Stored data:
* * * * * * *
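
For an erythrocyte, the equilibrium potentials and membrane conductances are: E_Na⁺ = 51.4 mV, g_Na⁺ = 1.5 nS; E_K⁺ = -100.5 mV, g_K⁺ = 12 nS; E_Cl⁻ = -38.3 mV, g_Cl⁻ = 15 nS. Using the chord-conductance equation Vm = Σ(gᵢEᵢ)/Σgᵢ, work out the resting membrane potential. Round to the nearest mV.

Σ gᵢEᵢ = 1.5·(51.4) + 12·(-100.5) + 15·(-38.3) = -1703.40
Σ gᵢ = 1.5 + 12 + 15 = 28.5
Vm = -1703.40 / 28.5 = -59.77 mV

-60 mV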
* * * * * * *
Directions:
All of the data above should be reproduced exactly, with nothing left out.

Response below:
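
For an erythrocyte, the equilibrium potentials and membrane conductances are: E_Na⁺ = 51.4 mV, g_Na⁺ = 1.5 nS; E_K⁺ = -100.5 mV, g_K⁺ = 12 nS; E_Cl⁻ = -38.3 mV, g_Cl⁻ = 15 nS. Using the chord-conductance equation Vm = Σ(gᵢEᵢ)/Σgᵢ, work out the resting membrane potential. Round to the nearest mV.

Σ gᵢEᵢ = 1.5·(51.4) + 12·(-100.5) + 15·(-38.3) = -1703.40
Σ gᵢ = 1.5 + 12 + 15 = 28.5
Vm = -1703.40 / 28.5 = -59.77 mV

-60 mV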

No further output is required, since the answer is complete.